> [Exercise details]: In the data that follows, count the lines in which the word "kinematic" occurs, and report that figure alone.
**** Supplied records
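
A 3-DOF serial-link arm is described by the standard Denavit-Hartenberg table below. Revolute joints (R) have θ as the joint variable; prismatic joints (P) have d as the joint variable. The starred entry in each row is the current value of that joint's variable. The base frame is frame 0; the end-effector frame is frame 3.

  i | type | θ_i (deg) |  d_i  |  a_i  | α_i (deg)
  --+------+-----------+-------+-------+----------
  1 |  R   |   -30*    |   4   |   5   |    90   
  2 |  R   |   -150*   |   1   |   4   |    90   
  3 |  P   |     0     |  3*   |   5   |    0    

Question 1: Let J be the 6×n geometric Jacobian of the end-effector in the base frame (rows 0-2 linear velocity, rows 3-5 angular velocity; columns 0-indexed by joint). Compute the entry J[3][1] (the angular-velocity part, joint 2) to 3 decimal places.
-0.500

axis z_1 = (-0.5000,-0.8660,0.0000); lever o_n−o_1 = (-8.5490,3.7811,-1.9019)
cross product → J_v[:, 1] = (1.6471,-0.9510,-9.2942)
J_ω[:, 1] = z_1
entry J[3][1] = -0.5000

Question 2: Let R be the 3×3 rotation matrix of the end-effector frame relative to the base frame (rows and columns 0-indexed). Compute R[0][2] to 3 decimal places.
End-effector z-axis (col 2 of R) = (-0.4330,0.2500,0.8660)
R[0][2] = -0.4330

-0.433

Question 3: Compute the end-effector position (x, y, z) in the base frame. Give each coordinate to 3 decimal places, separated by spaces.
-4.219 1.281 2.098

after link 1: o_1 = (4.3301, -2.5000, 4.0000)
after link 2: o_2 = (0.8301, -1.6340, 2.0000)
after link 3: o_3 = (-4.2189, 1.2811, 2.0981)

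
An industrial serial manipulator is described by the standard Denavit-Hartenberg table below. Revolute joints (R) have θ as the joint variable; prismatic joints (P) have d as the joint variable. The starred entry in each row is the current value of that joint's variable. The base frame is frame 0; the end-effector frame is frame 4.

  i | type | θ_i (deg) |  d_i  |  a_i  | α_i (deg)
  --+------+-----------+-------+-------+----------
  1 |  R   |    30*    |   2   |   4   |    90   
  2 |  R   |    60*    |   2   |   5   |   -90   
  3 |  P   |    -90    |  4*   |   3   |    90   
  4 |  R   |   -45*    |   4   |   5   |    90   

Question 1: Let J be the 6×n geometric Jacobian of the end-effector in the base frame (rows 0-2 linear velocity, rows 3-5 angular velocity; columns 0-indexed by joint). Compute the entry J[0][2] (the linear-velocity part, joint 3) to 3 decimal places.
-0.750

prismatic axis z_2 = (-0.7500,-0.4330,0.5000)
J_v[:, 2] = z_2; J_ω[:, 2] = (0,0,0)
entry J[0][2] = -0.7500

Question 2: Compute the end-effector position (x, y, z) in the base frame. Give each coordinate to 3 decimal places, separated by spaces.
7.817 -5.343 3.098

after link 1: o_1 = (3.4641, 2.0000, 2.0000)
after link 2: o_2 = (6.6292, 1.5179, 6.3301)
after link 3: o_3 = (5.1292, -2.8122, 8.3301)
after link 4: o_4 = (7.8165, -5.3431, 3.0983)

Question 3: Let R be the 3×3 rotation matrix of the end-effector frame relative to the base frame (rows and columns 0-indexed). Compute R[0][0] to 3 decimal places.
0.884

End-effector x-axis (col 0 of R) = (0.8839,-0.3062,-0.3536)
R[0][0] = 0.8839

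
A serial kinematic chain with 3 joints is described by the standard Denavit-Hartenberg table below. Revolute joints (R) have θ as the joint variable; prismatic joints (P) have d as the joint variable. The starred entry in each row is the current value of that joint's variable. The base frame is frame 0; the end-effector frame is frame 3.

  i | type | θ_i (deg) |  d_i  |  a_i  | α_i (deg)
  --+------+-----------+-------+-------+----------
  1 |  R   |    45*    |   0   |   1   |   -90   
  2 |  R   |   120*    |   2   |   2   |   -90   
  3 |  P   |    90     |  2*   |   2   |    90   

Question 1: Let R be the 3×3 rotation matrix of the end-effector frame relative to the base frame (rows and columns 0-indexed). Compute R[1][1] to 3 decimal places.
-0.612

End-effector y-axis (col 1 of R) = (-0.6124,-0.6124,0.5000)
R[1][1] = -0.6124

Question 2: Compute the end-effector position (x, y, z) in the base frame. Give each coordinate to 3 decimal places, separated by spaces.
after link 1: o_1 = (0.7071, 0.7071, 0.0000)
after link 2: o_2 = (-1.4142, 1.4142, -1.7321)
after link 3: o_3 = (-1.2247, -1.2247, -0.7321)

-1.225 -1.225 -0.732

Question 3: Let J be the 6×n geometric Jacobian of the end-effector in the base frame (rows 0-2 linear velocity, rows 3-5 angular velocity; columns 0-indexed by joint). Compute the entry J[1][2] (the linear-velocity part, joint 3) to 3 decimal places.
prismatic axis z_2 = (-0.6124,-0.6124,0.5000)
J_v[:, 2] = z_2; J_ω[:, 2] = (0,0,0)
entry J[1][2] = -0.6124

-0.612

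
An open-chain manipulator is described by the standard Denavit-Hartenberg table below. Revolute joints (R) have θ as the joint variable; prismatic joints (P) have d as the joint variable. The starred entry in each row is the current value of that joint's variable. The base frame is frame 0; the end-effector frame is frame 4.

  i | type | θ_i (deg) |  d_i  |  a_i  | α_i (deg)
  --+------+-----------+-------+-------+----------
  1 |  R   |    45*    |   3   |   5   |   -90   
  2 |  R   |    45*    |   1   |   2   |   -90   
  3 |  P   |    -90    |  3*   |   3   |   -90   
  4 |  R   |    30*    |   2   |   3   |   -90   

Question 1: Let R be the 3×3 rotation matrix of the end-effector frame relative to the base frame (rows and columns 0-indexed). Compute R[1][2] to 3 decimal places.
End-effector z-axis (col 2 of R) = (0.7866,0.0795,0.6124)
R[1][2] = 0.0795

0.079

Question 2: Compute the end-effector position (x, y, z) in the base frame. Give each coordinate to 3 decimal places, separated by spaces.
0.120 9.451 -0.889

after link 1: o_1 = (3.5355, 3.5355, 3.0000)
after link 2: o_2 = (3.8284, 5.2426, 1.5858)
after link 3: o_3 = (0.2071, 5.8640, -0.5355)
after link 4: o_4 = (0.1200, 9.4511, -0.8891)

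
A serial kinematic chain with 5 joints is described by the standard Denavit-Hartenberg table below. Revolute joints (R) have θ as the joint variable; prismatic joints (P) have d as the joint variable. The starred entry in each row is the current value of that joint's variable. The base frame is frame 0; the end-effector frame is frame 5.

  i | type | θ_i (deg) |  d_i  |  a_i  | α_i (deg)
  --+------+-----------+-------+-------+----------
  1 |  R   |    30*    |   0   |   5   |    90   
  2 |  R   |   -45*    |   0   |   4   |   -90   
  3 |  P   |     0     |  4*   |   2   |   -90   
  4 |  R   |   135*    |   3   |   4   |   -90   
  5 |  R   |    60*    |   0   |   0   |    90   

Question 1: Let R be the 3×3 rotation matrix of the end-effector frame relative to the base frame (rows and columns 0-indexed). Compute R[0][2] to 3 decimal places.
-1.000

End-effector z-axis (col 2 of R) = (-1.0000,0.0000,-0.0000)
R[0][2] = -1.0000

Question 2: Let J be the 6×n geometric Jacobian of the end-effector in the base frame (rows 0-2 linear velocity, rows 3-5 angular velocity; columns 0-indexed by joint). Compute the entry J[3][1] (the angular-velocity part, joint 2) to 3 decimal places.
0.500

axis z_1 = (0.5000,-0.8660,0.0000); lever o_n−o_1 = (1.1596,4.1336,-1.4142)
cross product → J_v[:, 1] = (1.2247,0.7071,3.0711)
J_ω[:, 1] = z_1
entry J[3][1] = 0.5000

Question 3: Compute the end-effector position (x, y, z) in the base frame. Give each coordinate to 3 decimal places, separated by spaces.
after link 1: o_1 = (4.3301, 2.5000, 0.0000)
after link 2: o_2 = (6.7796, 3.9142, -2.8284)
after link 3: o_3 = (10.4539, 6.0355, -1.4142)
after link 4: o_4 = (5.4897, 6.6336, -1.4142)
after link 5: o_5 = (5.4897, 6.6336, -1.4142)

5.490 6.634 -1.414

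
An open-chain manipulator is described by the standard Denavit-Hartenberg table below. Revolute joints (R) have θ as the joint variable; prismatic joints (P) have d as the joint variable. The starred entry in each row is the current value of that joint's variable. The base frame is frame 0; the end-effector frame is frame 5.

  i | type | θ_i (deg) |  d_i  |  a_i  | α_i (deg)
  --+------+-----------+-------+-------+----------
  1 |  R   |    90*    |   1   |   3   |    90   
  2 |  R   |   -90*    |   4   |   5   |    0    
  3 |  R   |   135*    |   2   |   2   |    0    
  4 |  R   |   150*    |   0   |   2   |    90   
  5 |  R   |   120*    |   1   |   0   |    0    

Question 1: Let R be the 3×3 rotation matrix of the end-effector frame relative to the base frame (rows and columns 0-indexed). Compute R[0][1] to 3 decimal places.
-0.500

End-effector y-axis (col 1 of R) = (-0.5000,0.8365,0.2241)
R[0][1] = -0.5000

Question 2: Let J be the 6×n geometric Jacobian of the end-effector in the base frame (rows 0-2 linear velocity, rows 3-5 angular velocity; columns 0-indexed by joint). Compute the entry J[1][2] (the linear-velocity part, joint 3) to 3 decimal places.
axis z_2 = (1.0000,-0.0000,0.0000); lever o_n−o_2 = (2.0000,-0.7765,1.8625)
cross product → J_v[:, 2] = (-0.0000,-1.8625,-0.7765)
J_ω[:, 2] = z_2
entry J[1][2] = -1.8625

-1.863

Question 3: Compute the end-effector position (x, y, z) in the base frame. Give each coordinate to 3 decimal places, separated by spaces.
after link 1: o_1 = (0.0000, 3.0000, 1.0000)
after link 2: o_2 = (4.0000, 3.0000, -4.0000)
after link 3: o_3 = (6.0000, 4.4142, -2.5858)
after link 4: o_4 = (6.0000, 2.4824, -3.1034)
after link 5: o_5 = (6.0000, 2.2235, -2.1375)

6.000 2.224 -2.137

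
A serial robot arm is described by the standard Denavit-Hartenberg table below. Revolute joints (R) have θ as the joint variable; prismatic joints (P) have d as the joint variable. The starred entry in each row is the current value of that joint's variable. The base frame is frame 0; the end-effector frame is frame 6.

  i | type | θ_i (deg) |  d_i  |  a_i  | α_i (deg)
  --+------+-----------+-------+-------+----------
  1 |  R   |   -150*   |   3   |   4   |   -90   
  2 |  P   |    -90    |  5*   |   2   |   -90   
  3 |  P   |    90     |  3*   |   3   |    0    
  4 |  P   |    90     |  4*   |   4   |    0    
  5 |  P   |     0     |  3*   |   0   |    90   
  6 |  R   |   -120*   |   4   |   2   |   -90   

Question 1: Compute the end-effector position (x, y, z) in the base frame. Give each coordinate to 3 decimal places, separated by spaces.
after link 1: o_1 = (-3.4641, -2.0000, 3.0000)
after link 2: o_2 = (-0.9641, -6.3301, 5.0000)
after link 3: o_3 = (-5.0622, -5.2321, 5.0000)
after link 4: o_4 = (-8.5263, -7.2321, 1.0000)
after link 5: o_5 = (-11.1244, -8.7321, 1.0000)
after link 6: o_6 = (-11.6244, -4.4019, 2.0000)

-11.624 -4.402 2.000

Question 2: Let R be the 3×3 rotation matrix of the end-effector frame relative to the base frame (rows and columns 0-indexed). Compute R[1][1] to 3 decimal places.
-0.866

End-effector y-axis (col 1 of R) = (0.5000,-0.8660,-0.0000)
R[1][1] = -0.8660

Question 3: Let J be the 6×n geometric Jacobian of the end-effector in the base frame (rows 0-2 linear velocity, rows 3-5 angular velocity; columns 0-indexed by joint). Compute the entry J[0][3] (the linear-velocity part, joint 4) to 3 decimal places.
prismatic axis z_3 = (-0.8660,-0.5000,-0.0000)
J_v[:, 3] = z_3; J_ω[:, 3] = (0,0,0)
entry J[0][3] = -0.8660

-0.866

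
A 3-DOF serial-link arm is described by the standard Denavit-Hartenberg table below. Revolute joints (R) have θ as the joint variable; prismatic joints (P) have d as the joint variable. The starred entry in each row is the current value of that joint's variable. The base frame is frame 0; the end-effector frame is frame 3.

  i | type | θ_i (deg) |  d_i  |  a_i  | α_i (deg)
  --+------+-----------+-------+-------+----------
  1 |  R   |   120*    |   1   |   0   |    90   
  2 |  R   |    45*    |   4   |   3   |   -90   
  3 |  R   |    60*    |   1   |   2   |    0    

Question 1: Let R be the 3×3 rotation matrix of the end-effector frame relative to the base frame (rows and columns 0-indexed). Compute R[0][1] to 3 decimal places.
End-effector y-axis (col 1 of R) = (-0.1268,-0.7803,-0.6124)
R[0][1] = -0.1268

-0.127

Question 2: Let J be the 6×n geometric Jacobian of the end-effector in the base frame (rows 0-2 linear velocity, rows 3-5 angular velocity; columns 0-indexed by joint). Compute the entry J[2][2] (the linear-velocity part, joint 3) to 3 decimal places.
-1.225

axis z_2 = (0.3536,-0.6124,0.7071); lever o_n−o_2 = (-1.5000,-0.8660,1.4142)
cross product → J_v[:, 2] = (-0.2537,-1.5607,-1.2247)
J_ω[:, 2] = z_2
entry J[2][2] = -1.2247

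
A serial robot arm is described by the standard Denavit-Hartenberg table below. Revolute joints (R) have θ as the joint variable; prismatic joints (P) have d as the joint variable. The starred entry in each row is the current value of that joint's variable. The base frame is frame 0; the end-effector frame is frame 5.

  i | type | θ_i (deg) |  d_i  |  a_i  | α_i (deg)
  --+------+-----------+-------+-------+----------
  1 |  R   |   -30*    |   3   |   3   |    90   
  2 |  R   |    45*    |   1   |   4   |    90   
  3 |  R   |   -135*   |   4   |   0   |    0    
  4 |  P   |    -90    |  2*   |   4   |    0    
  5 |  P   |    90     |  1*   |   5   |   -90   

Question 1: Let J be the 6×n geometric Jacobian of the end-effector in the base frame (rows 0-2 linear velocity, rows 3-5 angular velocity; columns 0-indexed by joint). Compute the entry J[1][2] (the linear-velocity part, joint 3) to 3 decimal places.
5.261

axis z_2 = (0.6124,-0.3536,-0.7071); lever o_n−o_2 = (0.7430,0.3875,-9.4497)
cross product → J_v[:, 2] = (3.6150,5.2614,0.5000)
J_ω[:, 2] = z_2
entry J[1][2] = 5.2614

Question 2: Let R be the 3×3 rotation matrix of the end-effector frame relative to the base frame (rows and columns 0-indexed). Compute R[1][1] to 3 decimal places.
End-effector y-axis (col 1 of R) = (-0.6124,0.3536,0.7071)
R[1][1] = 0.3536

0.354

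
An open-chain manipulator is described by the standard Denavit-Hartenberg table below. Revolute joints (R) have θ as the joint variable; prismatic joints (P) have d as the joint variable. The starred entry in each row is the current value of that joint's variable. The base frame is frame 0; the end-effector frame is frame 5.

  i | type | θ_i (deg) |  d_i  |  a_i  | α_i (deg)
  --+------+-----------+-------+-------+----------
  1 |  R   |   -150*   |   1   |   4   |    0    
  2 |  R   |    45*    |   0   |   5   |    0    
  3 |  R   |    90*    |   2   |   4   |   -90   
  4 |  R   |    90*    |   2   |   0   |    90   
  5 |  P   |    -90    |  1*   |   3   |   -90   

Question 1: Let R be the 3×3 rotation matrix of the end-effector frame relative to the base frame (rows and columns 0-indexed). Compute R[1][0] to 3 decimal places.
End-effector x-axis (col 0 of R) = (-0.2588,-0.9659,-0.0000)
R[1][0] = -0.9659

-0.966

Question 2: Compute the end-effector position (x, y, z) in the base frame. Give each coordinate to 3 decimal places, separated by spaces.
-0.187 -9.090 3.000

after link 1: o_1 = (-3.4641, -2.0000, 1.0000)
after link 2: o_2 = (-4.7582, -6.8296, 1.0000)
after link 3: o_3 = (-0.8945, -7.8649, 3.0000)
after link 4: o_4 = (-0.3769, -5.9331, 3.0000)
after link 5: o_5 = (-0.1874, -9.0897, 3.0000)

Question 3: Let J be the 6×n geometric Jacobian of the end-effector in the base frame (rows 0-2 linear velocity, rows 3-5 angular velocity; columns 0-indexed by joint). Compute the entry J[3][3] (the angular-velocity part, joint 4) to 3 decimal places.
axis z_3 = (0.2588,0.9659,0.0000); lever o_n−o_3 = (0.7071,-1.2247,-0.0000)
cross product → J_v[:, 3] = (-0.0000,0.0000,-1.0000)
J_ω[:, 3] = z_3
entry J[3][3] = 0.2588

0.259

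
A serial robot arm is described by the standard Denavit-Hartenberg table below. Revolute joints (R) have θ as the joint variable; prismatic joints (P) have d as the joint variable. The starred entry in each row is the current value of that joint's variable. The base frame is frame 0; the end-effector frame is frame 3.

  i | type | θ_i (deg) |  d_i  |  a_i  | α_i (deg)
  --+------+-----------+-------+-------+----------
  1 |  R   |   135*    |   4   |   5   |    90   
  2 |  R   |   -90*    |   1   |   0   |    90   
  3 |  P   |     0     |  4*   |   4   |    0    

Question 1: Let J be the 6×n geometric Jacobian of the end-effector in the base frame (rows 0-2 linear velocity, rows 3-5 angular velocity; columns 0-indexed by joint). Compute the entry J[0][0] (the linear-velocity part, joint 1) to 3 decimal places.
-1.414

axis z_0 = ẑ; lever o_n−o_0 = (0.0000,1.4142,-0.0000)
cross product → J_v[:, 0] = (-1.4142,0.0000,0.0000)
J_ω[:, 0] = z_0
entry J[0][0] = -1.4142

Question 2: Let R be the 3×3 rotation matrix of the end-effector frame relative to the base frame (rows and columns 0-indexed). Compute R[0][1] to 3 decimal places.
End-effector y-axis (col 1 of R) = (0.7071,0.7071,0.0000)
R[0][1] = 0.7071

0.707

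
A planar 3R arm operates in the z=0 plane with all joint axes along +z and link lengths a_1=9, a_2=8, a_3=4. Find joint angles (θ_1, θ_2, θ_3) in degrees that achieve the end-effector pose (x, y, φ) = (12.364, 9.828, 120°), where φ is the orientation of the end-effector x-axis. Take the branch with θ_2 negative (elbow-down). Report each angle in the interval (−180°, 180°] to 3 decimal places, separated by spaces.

45.000 -45.000 120.000

wrist centre = target − a_3·(cos φ, sin φ) = (14.3640, 6.3639)
cos θ_2 = (246.8237−9²−8²)/(2·9·8) = 0.7071; θ_2 = -44.9998° (elbow-down)
β = atan2(6.3639,14.3640) = 23.8955°; ψ = atan2(-5.6568,14.6569) = -21.1042°
θ_1 = β − ψ = 44.9996°
θ_3 = φ − θ_1 − θ_2 = 120.0002° (wrapped to (-180°,180°])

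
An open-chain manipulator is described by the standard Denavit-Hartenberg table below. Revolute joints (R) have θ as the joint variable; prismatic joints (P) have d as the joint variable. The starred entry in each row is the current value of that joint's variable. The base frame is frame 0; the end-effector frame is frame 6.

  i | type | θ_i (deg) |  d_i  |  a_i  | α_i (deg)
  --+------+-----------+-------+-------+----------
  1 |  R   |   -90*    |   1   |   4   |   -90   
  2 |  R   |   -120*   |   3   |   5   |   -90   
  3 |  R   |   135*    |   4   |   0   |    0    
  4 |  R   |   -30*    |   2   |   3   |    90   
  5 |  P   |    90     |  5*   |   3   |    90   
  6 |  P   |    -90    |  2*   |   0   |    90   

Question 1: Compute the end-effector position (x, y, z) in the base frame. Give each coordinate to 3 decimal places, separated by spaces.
after link 1: o_1 = (0.0000, -4.0000, 1.0000)
after link 2: o_2 = (3.0000, -1.5000, 5.3301)
after link 3: o_3 = (3.0000, -4.9641, 7.3301)
after link 4: o_4 = (0.1022, -7.0844, 7.6577)
after link 5: o_5 = (-1.1919, -7.2676, 13.3403)
after link 6: o_6 = (-3.1237, -7.5265, 12.8920)

-3.124 -7.526 12.892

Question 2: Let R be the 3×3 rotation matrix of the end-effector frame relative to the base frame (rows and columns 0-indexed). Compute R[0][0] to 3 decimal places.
0.259

End-effector x-axis (col 0 of R) = (0.2588,-0.4830,-0.8365)
R[0][0] = 0.2588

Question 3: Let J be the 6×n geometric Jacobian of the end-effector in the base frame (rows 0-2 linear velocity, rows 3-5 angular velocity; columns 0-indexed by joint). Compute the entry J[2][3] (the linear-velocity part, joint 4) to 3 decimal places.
axis z_3 = (0.0000,-0.8660,0.5000); lever o_n−o_3 = (-6.1237,-2.5624,5.5619)
cross product → J_v[:, 3] = (-3.5355,-3.0619,-5.3033)
J_ω[:, 3] = z_3
entry J[2][3] = -5.3033

-5.303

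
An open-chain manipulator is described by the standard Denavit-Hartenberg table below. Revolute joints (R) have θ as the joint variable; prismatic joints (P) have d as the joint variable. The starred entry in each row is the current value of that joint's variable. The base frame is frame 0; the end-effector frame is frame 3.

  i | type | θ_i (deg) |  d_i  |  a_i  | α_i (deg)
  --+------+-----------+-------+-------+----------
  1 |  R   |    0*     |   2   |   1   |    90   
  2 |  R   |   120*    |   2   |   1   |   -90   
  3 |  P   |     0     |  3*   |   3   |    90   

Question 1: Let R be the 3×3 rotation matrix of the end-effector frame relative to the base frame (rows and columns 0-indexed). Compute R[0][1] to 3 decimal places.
-0.866

End-effector y-axis (col 1 of R) = (-0.8660,-0.0000,-0.5000)
R[0][1] = -0.8660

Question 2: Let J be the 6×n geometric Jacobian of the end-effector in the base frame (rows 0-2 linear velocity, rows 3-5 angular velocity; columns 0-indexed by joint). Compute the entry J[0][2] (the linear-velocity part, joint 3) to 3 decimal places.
-0.866

prismatic axis z_2 = (-0.8660,-0.0000,-0.5000)
J_v[:, 2] = z_2; J_ω[:, 2] = (0,0,0)
entry J[0][2] = -0.8660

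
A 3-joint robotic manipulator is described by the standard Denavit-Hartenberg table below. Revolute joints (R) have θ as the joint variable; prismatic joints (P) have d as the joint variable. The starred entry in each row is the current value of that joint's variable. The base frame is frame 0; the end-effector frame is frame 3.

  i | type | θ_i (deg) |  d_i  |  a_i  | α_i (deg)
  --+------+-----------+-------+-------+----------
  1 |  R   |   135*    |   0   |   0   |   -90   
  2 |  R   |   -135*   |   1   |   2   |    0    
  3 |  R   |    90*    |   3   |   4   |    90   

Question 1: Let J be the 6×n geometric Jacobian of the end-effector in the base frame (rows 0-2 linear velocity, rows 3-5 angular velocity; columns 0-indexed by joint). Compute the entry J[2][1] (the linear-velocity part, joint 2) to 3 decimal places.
axis z_1 = (-0.7071,-0.7071,0.0000); lever o_n−o_1 = (-3.8284,-1.8284,4.2426)
cross product → J_v[:, 1] = (-3.0000,3.0000,-1.4142)
J_ω[:, 1] = z_1
entry J[2][1] = -1.4142

-1.414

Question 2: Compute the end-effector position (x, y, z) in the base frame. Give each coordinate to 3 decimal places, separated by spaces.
after link 1: o_1 = (0.0000, 0.0000, 0.0000)
after link 2: o_2 = (0.2929, -1.7071, 1.4142)
after link 3: o_3 = (-3.8284, -1.8284, 4.2426)

-3.828 -1.828 4.243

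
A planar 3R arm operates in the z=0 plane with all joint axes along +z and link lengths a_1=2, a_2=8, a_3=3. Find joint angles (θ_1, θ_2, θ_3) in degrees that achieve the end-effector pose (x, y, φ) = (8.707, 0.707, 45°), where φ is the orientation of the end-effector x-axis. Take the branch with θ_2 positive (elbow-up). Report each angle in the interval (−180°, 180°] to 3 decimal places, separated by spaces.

-135.004 135.003 45.002

wrist centre = target − a_3·(cos φ, sin φ) = (6.5857, -1.4143)
cos θ_2 = (45.3715−2²−8²)/(2·2·8) = -0.7071; θ_2 = 135.0028° (elbow-up)
β = atan2(-1.4143,6.5857) = -12.1206°; ψ = atan2(5.6566,-3.6571) = 122.8838°
θ_1 = β − ψ = -135.0043°
θ_3 = φ − θ_1 − θ_2 = 45.0015° (wrapped to (-180°,180°])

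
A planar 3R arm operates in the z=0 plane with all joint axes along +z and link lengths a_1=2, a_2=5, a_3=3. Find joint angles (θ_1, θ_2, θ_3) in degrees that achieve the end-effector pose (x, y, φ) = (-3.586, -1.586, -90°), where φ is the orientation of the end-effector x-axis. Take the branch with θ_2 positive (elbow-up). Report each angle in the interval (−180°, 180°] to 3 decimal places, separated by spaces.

45.009 134.996 89.995

wrist centre = target − a_3·(cos φ, sin φ) = (-3.5860, 1.4140)
cos θ_2 = (14.8588−2²−5²)/(2·2·5) = -0.7071; θ_2 = 134.9962° (elbow-up)
β = atan2(1.4140,-3.5860) = 158.4801°; ψ = atan2(3.5358,-1.5353) = 113.4715°
θ_1 = β − ψ = 45.0087°
θ_3 = φ − θ_1 − θ_2 = 89.9951° (wrapped to (-180°,180°])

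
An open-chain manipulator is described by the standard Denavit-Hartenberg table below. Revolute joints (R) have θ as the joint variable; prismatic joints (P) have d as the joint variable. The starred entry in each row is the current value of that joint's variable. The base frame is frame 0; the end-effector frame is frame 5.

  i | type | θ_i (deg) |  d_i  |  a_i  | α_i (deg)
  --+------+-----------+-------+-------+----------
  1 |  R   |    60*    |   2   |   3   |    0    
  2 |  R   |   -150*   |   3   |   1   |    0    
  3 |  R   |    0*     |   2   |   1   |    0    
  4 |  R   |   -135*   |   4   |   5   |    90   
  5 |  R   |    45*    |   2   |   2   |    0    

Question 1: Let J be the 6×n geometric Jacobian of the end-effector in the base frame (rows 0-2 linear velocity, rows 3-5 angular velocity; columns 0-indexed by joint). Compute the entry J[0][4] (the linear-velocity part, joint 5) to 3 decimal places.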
********
> [Result for this task]: 2